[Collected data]
* * * * * * * * *
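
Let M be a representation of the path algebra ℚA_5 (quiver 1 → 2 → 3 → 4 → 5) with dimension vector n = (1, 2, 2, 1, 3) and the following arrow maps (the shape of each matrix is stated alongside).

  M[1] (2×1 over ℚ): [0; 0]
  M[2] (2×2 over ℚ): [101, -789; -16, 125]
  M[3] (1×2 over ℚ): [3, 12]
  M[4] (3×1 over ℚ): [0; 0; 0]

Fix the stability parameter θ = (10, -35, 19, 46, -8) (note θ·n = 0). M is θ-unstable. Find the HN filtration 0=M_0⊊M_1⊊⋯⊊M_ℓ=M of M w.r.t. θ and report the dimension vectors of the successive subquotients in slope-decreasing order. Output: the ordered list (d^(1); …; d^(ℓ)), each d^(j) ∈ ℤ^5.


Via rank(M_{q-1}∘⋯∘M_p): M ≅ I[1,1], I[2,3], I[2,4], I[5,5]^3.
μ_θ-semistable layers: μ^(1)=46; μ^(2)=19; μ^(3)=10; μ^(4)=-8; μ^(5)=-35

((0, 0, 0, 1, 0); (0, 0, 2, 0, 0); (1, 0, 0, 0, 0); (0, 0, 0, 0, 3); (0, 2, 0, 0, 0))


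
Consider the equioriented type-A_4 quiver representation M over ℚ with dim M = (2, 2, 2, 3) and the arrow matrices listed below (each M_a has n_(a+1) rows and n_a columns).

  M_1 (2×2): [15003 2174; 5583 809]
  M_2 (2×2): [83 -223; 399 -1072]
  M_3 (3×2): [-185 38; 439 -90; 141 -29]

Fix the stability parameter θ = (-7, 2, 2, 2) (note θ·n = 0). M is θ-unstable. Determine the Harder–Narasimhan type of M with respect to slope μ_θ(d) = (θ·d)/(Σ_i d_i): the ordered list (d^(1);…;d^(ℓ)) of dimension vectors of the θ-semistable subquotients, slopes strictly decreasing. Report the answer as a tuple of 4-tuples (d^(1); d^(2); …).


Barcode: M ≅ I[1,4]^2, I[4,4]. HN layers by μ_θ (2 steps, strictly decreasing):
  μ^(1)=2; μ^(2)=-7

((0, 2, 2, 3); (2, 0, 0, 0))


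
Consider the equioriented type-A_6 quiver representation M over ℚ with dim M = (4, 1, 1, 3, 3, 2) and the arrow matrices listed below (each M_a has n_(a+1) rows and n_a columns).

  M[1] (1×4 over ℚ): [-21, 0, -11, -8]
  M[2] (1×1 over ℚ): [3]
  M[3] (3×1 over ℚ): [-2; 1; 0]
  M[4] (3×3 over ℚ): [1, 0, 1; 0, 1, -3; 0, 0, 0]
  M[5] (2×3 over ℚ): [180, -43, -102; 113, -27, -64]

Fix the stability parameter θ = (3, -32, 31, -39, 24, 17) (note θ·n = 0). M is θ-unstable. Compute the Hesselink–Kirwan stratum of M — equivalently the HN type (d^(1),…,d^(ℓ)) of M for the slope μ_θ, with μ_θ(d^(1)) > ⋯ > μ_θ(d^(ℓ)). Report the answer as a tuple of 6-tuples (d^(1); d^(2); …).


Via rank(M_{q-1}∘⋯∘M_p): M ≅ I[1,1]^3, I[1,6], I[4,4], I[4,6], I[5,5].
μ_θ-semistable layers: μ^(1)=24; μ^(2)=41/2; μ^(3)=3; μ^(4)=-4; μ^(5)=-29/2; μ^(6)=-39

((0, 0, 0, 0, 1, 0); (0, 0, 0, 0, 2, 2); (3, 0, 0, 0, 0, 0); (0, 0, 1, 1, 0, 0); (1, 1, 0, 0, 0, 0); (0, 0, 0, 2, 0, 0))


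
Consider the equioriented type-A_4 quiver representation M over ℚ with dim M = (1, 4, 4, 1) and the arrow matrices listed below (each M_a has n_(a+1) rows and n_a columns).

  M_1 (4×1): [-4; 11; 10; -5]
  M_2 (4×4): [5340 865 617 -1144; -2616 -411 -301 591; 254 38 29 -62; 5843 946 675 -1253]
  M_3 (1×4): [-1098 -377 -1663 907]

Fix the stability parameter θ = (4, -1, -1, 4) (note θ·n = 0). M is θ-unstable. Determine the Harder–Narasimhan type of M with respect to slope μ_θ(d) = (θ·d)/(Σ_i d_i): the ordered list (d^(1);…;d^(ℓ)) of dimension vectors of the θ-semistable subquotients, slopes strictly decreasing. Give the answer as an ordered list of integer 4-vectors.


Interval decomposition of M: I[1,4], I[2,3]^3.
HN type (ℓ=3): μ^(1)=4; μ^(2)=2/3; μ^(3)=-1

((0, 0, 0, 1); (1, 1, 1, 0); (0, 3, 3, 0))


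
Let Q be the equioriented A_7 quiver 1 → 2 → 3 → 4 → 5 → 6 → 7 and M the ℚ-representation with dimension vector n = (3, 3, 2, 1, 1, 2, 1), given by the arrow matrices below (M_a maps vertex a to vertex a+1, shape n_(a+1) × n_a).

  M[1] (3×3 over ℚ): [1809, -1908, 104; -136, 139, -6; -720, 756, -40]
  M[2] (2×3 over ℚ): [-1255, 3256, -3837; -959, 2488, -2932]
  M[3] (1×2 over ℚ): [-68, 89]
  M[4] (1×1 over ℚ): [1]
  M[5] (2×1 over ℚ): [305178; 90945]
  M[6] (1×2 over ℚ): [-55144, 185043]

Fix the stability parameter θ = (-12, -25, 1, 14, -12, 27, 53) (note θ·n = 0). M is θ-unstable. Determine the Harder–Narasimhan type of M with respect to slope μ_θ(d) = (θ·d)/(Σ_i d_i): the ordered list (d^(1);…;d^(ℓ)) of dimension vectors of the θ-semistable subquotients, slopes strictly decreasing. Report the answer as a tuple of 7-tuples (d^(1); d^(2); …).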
* * * * * * * * *
Exactly as written above, copy every line.

- **Expected output**
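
Let M be a representation of the path algebra ℚA_5 (quiver 1 → 2 → 3 → 4 → 5) with dimension vector n = (1, 2, 2, 1, 3) and the following arrow maps (the shape of each matrix is stated alongside).

  M[1] (2×1 over ℚ): [0; 0]
  M[2] (2×2 over ℚ): [101, -789; -16, 125]
  M[3] (1×2 over ℚ): [3, 12]
  M[4] (3×1 over ℚ): [0; 0; 0]

Fix the stability parameter θ = (10, -35, 19, 46, -8) (note θ·n = 0). M is θ-unstable. Find the HN filtration 0=M_0⊊M_1⊊⋯⊊M_ℓ=M of M w.r.t. θ and report the dimension vectors of the successive subquotients in slope-decreasing order. Output: the ordered list (d^(1); …; d^(ℓ)), each d^(j) ∈ ℤ^5.


Via rank(M_{q-1}∘⋯∘M_p): M ≅ I[1,1], I[2,3], I[2,4], I[5,5]^3.
μ_θ-semistable layers: μ^(1)=46; μ^(2)=19; μ^(3)=10; μ^(4)=-8; μ^(5)=-35

((0, 0, 0, 1, 0); (0, 0, 2, 0, 0); (1, 0, 0, 0, 0); (0, 0, 0, 0, 3); (0, 2, 0, 0, 0))


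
Consider the equioriented type-A_4 quiver representation M over ℚ with dim M = (2, 2, 2, 3) and the arrow matrices listed below (each M_a has n_(a+1) rows and n_a columns).

  M_1 (2×2): [15003 2174; 5583 809]
  M_2 (2×2): [83 -223; 399 -1072]
  M_3 (3×2): [-185 38; 439 -90; 141 -29]

Fix the stability parameter θ = (-7, 2, 2, 2) (note θ·n = 0). M is θ-unstable. Determine the Harder–Narasimhan type of M with respect to slope μ_θ(d) = (θ·d)/(Σ_i d_i): the ordered list (d^(1);…;d^(ℓ)) of dimension vectors of the θ-semistable subquotients, slopes strictly decreasing. Report the answer as a tuple of 4-tuples (d^(1); d^(2); …).


Barcode: M ≅ I[1,4]^2, I[4,4]. HN layers by μ_θ (2 steps, strictly decreasing):
  μ^(1)=2; μ^(2)=-7

((0, 2, 2, 3); (2, 0, 0, 0))


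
Consider the equioriented type-A_6 quiver representation M over ℚ with dim M = (4, 1, 1, 3, 3, 2) and the arrow matrices listed below (each M_a has n_(a+1) rows and n_a columns).

  M[1] (1×4 over ℚ): [-21, 0, -11, -8]
  M[2] (1×1 over ℚ): [3]
  M[3] (3×1 over ℚ): [-2; 1; 0]
  M[4] (3×3 over ℚ): [1, 0, 1; 0, 1, -3; 0, 0, 0]
  M[5] (2×3 over ℚ): [180, -43, -102; 113, -27, -64]

Fix the stability parameter θ = (3, -32, 31, -39, 24, 17) (note θ·n = 0). M is θ-unstable. Compute the Hesselink–Kirwan stratum of M — equivalently the HN type (d^(1),…,d^(ℓ)) of M for the slope μ_θ, with μ_θ(d^(1)) > ⋯ > μ_θ(d^(ℓ)). Report the answer as a tuple of 6-tuples (d^(1); d^(2); …).


Via rank(M_{q-1}∘⋯∘M_p): M ≅ I[1,1]^3, I[1,6], I[4,4], I[4,6], I[5,5].
μ_θ-semistable layers: μ^(1)=24; μ^(2)=41/2; μ^(3)=3; μ^(4)=-4; μ^(5)=-29/2; μ^(6)=-39

((0, 0, 0, 0, 1, 0); (0, 0, 0, 0, 2, 2); (3, 0, 0, 0, 0, 0); (0, 0, 1, 1, 0, 0); (1, 1, 0, 0, 0, 0); (0, 0, 0, 2, 0, 0))


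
Consider the equioriented type-A_4 quiver representation M over ℚ with dim M = (1, 4, 4, 1) and the arrow matrices listed below (each M_a has n_(a+1) rows and n_a columns).

  M_1 (4×1): [-4; 11; 10; -5]
  M_2 (4×4): [5340 865 617 -1144; -2616 -411 -301 591; 254 38 29 -62; 5843 946 675 -1253]
  M_3 (1×4): [-1098 -377 -1663 907]

Fix the stability parameter θ = (4, -1, -1, 4) (note θ·n = 0). M is θ-unstable. Determine the Harder–Narasimhan type of M with respect to slope μ_θ(d) = (θ·d)/(Σ_i d_i): the ordered list (d^(1);…;d^(ℓ)) of dimension vectors of the θ-semistable subquotients, slopes strictly decreasing. Give the answer as an ordered list of integer 4-vectors.


Interval decomposition of M: I[1,4], I[2,3]^3.
HN type (ℓ=3): μ^(1)=4; μ^(2)=2/3; μ^(3)=-1

((0, 0, 0, 1); (1, 1, 1, 0); (0, 3, 3, 0))


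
Let Q be the equioriented A_7 quiver 1 → 2 → 3 → 4 → 5 → 6 → 7 and M the ℚ-representation with dimension vector n = (3, 3, 2, 1, 1, 2, 1), given by the arrow matrices below (M_a maps vertex a to vertex a+1, shape n_(a+1) × n_a).

  M[1] (3×3 over ℚ): [1809, -1908, 104; -136, 139, -6; -720, 756, -40]
  M[2] (2×3 over ℚ): [-1255, 3256, -3837; -959, 2488, -2932]
  M[3] (1×2 over ℚ): [-68, 89]
  M[4] (1×1 over ℚ): [1]
  M[5] (2×1 over ℚ): [305178; 90945]
  M[6] (1×2 over ℚ): [-55144, 185043]

Fix the stability parameter θ = (-12, -25, 1, 14, -12, 27, 53) (note θ·n = 0). M is θ-unstable. Determine the Harder–Narasimhan type of M with respect to slope μ_θ(d) = (θ·d)/(Σ_i d_i): the ordered list (d^(1);…;d^(ℓ)) of dimension vectors of the θ-semistable subquotients, slopes strictly decreasing. Report the answer as a tuple of 7-tuples (d^(1); d^(2); …).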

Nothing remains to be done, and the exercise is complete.